--- Given data Enclosed Below ---

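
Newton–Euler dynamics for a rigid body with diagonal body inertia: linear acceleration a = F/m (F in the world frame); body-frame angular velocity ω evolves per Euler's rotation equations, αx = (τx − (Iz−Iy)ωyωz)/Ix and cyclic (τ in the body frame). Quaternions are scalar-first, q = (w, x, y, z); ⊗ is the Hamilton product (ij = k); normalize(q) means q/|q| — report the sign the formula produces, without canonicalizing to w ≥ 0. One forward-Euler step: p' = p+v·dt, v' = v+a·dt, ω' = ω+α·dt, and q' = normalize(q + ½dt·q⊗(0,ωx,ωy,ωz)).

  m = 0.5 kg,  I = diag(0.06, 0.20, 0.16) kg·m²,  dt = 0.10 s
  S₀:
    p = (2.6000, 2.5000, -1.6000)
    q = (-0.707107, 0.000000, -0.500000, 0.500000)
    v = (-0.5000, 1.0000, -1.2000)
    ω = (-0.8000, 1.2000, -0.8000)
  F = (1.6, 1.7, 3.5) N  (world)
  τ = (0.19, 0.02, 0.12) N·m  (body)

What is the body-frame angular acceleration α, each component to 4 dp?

α = (2.5267, 0.4200, 1.5900)

ω×(Iω) gyroscopic = (0.0384, -0.0640, -0.1344)
angular accel α = (2.5267, 0.4200, 1.5900)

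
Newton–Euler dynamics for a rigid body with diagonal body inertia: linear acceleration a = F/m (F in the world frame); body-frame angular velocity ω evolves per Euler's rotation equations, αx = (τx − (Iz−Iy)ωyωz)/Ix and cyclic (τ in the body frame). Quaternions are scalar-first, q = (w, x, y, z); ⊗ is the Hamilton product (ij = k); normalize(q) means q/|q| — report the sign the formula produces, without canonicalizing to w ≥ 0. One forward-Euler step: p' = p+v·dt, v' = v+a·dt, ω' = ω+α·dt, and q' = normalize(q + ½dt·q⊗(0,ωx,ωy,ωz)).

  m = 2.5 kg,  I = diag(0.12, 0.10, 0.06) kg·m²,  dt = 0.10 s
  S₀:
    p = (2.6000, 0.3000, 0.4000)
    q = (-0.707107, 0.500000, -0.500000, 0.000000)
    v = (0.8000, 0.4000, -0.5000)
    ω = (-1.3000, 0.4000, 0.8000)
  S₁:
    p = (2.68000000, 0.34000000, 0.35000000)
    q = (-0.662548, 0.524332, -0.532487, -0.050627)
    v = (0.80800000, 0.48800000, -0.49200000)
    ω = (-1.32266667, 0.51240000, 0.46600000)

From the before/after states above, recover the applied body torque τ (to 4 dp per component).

ω₁ − ω₀ = (-0.02266667, 0.11240000, -0.33400000)
gyro term ω₀×Iω₀ = (-0.0128, -0.0624, 0.0104)
I·α + gyro = (-0.0400, 0.0500, -0.1900)

τ = (-0.0400, 0.0500, -0.1900)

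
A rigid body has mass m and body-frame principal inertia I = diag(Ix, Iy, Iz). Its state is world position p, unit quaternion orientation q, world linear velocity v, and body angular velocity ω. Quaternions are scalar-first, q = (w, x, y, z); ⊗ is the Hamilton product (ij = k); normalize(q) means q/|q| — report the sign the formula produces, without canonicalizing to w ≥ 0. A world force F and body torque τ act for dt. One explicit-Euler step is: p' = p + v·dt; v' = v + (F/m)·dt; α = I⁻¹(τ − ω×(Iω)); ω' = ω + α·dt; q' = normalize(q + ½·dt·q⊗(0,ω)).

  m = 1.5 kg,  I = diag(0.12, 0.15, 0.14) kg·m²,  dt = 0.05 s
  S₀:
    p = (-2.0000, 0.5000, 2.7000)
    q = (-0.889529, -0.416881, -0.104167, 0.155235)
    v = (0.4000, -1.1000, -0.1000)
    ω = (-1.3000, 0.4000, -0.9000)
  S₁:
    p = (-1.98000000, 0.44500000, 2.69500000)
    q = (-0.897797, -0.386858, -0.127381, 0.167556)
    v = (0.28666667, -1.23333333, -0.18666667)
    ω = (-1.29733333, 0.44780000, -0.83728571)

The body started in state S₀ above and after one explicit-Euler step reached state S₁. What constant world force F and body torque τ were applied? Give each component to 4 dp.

rate change Δω = (0.00266667, 0.04780000, 0.06271429)
ω₀×(Iω₀) = (0.0036, -0.0234, -0.0156)
applied torque τ = (0.0100, 0.1200, 0.1600)
velocity change Δv = (-0.11333333, -0.13333333, -0.08666667)
F = m·Δv/dt = (-3.4000, -4.0000, -2.6000)

F = (-3.4000, -4.0000, -2.6000)
τ = (0.0100, 0.1200, 0.1600)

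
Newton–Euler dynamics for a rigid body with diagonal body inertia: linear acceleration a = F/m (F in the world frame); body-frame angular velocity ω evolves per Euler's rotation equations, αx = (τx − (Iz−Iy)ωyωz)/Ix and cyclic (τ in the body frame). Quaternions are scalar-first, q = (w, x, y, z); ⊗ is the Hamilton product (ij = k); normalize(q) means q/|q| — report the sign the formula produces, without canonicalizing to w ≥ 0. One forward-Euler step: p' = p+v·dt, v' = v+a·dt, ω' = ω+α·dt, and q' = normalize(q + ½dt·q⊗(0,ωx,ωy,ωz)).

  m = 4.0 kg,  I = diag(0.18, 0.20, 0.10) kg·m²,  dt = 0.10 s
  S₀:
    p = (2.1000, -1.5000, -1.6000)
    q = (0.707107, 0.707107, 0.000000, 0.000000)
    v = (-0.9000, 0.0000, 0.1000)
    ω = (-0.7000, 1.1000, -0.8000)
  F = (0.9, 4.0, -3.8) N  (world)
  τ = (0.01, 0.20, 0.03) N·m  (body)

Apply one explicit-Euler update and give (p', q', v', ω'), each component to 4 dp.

p' = (2.0100, -1.5000, -1.5900)
q' = (0.7297, 0.6804, 0.0670, 0.0106)
v' = (-0.8775, 0.1000, 0.0050)
ω' = (-0.7433, 1.1776, -0.7546)

new position p' = (2.0100, -1.5000, -1.5900)
v' = v + a·dt = (-0.8775, 0.1000, 0.0050)
ω×(Iω) gyroscopic = (0.0880, 0.0448, -0.0154)
(τ − ω×Iω)/I = (-0.4333, 0.7760, 0.4540)
new body rate ω' = (-0.7433, 1.1776, -0.7546)
2q̇ = q⊗(0,ω) = (0.4949749, -0.4949749, 1.3435033, 0.2121321)
q + ½dt·q⊗(0,ω), renormalized = (0.7297, 0.6804, 0.0670, 0.0106)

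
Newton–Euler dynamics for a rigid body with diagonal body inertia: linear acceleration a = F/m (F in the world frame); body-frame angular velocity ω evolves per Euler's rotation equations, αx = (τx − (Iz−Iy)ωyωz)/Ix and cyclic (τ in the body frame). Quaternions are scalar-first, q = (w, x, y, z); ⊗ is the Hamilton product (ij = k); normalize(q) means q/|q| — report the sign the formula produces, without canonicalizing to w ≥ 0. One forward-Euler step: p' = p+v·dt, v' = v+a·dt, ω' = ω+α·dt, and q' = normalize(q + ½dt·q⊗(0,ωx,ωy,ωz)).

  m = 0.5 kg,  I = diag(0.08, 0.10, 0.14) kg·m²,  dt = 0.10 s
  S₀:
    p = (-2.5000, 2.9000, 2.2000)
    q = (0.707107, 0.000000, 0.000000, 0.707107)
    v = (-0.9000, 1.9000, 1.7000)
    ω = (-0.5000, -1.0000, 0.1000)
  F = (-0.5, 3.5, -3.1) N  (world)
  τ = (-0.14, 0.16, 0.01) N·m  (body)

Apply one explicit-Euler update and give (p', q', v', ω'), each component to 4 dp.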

--- End of Enclosed Given data ---

What the task asks:
Line by line, print the records above exactly as they stand.

Answer area:
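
Newton–Euler dynamics for a rigid body with diagonal body inertia: linear acceleration a = F/m (F in the world frame); body-frame angular velocity ω evolves per Euler's rotation equations, αx = (τx − (Iz−Iy)ωyωz)/Ix and cyclic (τ in the body frame). Quaternions are scalar-first, q = (w, x, y, z); ⊗ is the Hamilton product (ij = k); normalize(q) means q/|q| — report the sign the formula produces, without canonicalizing to w ≥ 0. One forward-Euler step: p' = p+v·dt, v' = v+a·dt, ω' = ω+α·dt, and q' = normalize(q + ½dt·q⊗(0,ωx,ωy,ωz)).

  m = 0.5 kg,  I = diag(0.06, 0.20, 0.16) kg·m²,  dt = 0.10 s
  S₀:
    p = (2.6000, 2.5000, -1.6000)
    q = (-0.707107, 0.000000, -0.500000, 0.500000)
    v = (-0.5000, 1.0000, -1.2000)
    ω = (-0.8000, 1.2000, -0.8000)
  F = (1.6, 1.7, 3.5) N  (world)
  τ = (0.19, 0.02, 0.12) N·m  (body)

What is the body-frame angular acceleration α, each component to 4 dp?

α = (2.5267, 0.4200, 1.5900)

ω×(Iω) gyroscopic = (0.0384, -0.0640, -0.1344)
angular accel α = (2.5267, 0.4200, 1.5900)

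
Newton–Euler dynamics for a rigid body with diagonal body inertia: linear acceleration a = F/m (F in the world frame); body-frame angular velocity ω evolves per Euler's rotation equations, αx = (τx − (Iz−Iy)ωyωz)/Ix and cyclic (τ in the body frame). Quaternions are scalar-first, q = (w, x, y, z); ⊗ is the Hamilton product (ij = k); normalize(q) means q/|q| — report the sign the formula produces, without canonicalizing to w ≥ 0. One forward-Euler step: p' = p+v·dt, v' = v+a·dt, ω' = ω+α·dt, and q' = normalize(q + ½dt·q⊗(0,ωx,ωy,ωz)).

  m = 2.5 kg,  I = diag(0.12, 0.10, 0.06) kg·m²,  dt = 0.10 s
  S₀:
    p = (2.6000, 0.3000, 0.4000)
    q = (-0.707107, 0.500000, -0.500000, 0.000000)
    v = (0.8000, 0.4000, -0.5000)
    ω = (-1.3000, 0.4000, 0.8000)
  S₁:
    p = (2.68000000, 0.34000000, 0.35000000)
    q = (-0.662548, 0.524332, -0.532487, -0.050627)
    v = (0.80800000, 0.48800000, -0.49200000)
    ω = (-1.32266667, 0.51240000, 0.46600000)

From the before/after states above, recover the applied body torque τ (to 4 dp per component).

ω₁ − ω₀ = (-0.02266667, 0.11240000, -0.33400000)
gyro term ω₀×Iω₀ = (-0.0128, -0.0624, 0.0104)
I·α + gyro = (-0.0400, 0.0500, -0.1900)

τ = (-0.0400, 0.0500, -0.1900)

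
A rigid body has mass m and body-frame principal inertia I = diag(Ix, Iy, Iz). Its state is world position p, unit quaternion orientation q, world linear velocity v, and body angular velocity ω. Quaternions are scalar-first, q = (w, x, y, z); ⊗ is the Hamilton product (ij = k); normalize(q) means q/|q| — report the sign the formula produces, without canonicalizing to w ≥ 0. A world force F and body torque τ act for dt. One explicit-Euler step is: p' = p + v·dt; v' = v + (F/m)·dt; α = I⁻¹(τ − ω×(Iω)); ω' = ω + α·dt; q' = normalize(q + ½·dt·q⊗(0,ω)).

  m = 1.5 kg,  I = diag(0.12, 0.15, 0.14) kg·m²,  dt = 0.05 s
  S₀:
    p = (-2.0000, 0.5000, 2.7000)
    q = (-0.889529, -0.416881, -0.104167, 0.155235)
    v = (0.4000, -1.1000, -0.1000)
    ω = (-1.3000, 0.4000, -0.9000)
  S₁:
    p = (-1.98000000, 0.44500000, 2.69500000)
    q = (-0.897797, -0.386858, -0.127381, 0.167556)
    v = (0.28666667, -1.23333333, -0.18666667)
    ω = (-1.29733333, 0.44780000, -0.83728571)

The body started in state S₀ above and after one explicit-Euler step reached state S₁. What constant world force F and body torque τ were applied? Give each component to 4 dp.

rate change Δω = (0.00266667, 0.04780000, 0.06271429)
ω₀×(Iω₀) = (0.0036, -0.0234, -0.0156)
applied torque τ = (0.0100, 0.1200, 0.1600)
velocity change Δv = (-0.11333333, -0.13333333, -0.08666667)
F = m·Δv/dt = (-3.4000, -4.0000, -2.6000)

F = (-3.4000, -4.0000, -2.6000)
τ = (0.0100, 0.1200, 0.1600)

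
Newton–Euler dynamics for a rigid body with diagonal body inertia: linear acceleration a = F/m (F in the world frame); body-frame angular velocity ω evolves per Euler's rotation equations, αx = (τx − (Iz−Iy)ωyωz)/Ix and cyclic (τ in the body frame). Quaternions are scalar-first, q = (w, x, y, z); ⊗ is the Hamilton product (ij = k); normalize(q) means q/|q| — report the sign the formula produces, without canonicalizing to w ≥ 0. One forward-Euler step: p' = p+v·dt, v' = v+a·dt, ω' = ω+α·dt, and q' = normalize(q + ½dt·q⊗(0,ωx,ωy,ωz)).

  m = 4.0 kg,  I = diag(0.18, 0.20, 0.10) kg·m²,  dt = 0.10 s
  S₀:
    p = (2.1000, -1.5000, -1.6000)
    q = (0.707107, 0.707107, 0.000000, 0.000000)
    v = (-0.9000, 0.0000, 0.1000)
    ω = (-0.7000, 1.1000, -0.8000)
  F = (0.9, 4.0, -3.8) N  (world)
  τ = (0.01, 0.20, 0.03) N·m  (body)

Apply one explicit-Euler update and give (p', q', v', ω'), each component to 4 dp.

p' = (2.0100, -1.5000, -1.5900)
q' = (0.7297, 0.6804, 0.0670, 0.0106)
v' = (-0.8775, 0.1000, 0.0050)
ω' = (-0.7433, 1.1776, -0.7546)

new position p' = (2.0100, -1.5000, -1.5900)
v' = v + a·dt = (-0.8775, 0.1000, 0.0050)
ω×(Iω) gyroscopic = (0.0880, 0.0448, -0.0154)
(τ − ω×Iω)/I = (-0.4333, 0.7760, 0.4540)
new body rate ω' = (-0.7433, 1.1776, -0.7546)
2q̇ = q⊗(0,ω) = (0.4949749, -0.4949749, 1.3435033, 0.2121321)
q + ½dt·q⊗(0,ω), renormalized = (0.7297, 0.6804, 0.0670, 0.0106)

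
Newton–Euler dynamics for a rigid body with diagonal body inertia: linear acceleration a = F/m (F in the world frame); body-frame angular velocity ω evolves per Euler's rotation equations, αx = (τx − (Iz−Iy)ωyωz)/Ix and cyclic (τ in the body frame). Quaternions are scalar-first, q = (w, x, y, z); ⊗ is the Hamilton product (ij = k); normalize(q) means q/|q| — report the sign the formula produces, without canonicalizing to w ≥ 0. One forward-Euler step: p' = p+v·dt, v' = v+a·dt, ω' = ω+α·dt, and q' = normalize(q + ½dt·q⊗(0,ωx,ωy,ωz)).

  m = 0.5 kg,  I = diag(0.08, 0.10, 0.14) kg·m²,  dt = 0.10 s
  S₀:
    p = (-2.5000, 2.9000, 2.2000)
    q = (0.707107, 0.000000, 0.000000, 0.707107)
    v = (-0.9000, 1.9000, 1.7000)
    ω = (-0.5000, -1.0000, 0.1000)
  F = (-0.5, 3.5, -3.1) N  (world)
  τ = (-0.14, 0.16, 0.01) N·m  (body)

Apply one explicit-Euler update and give (p', q', v', ω'), each component to 4 dp.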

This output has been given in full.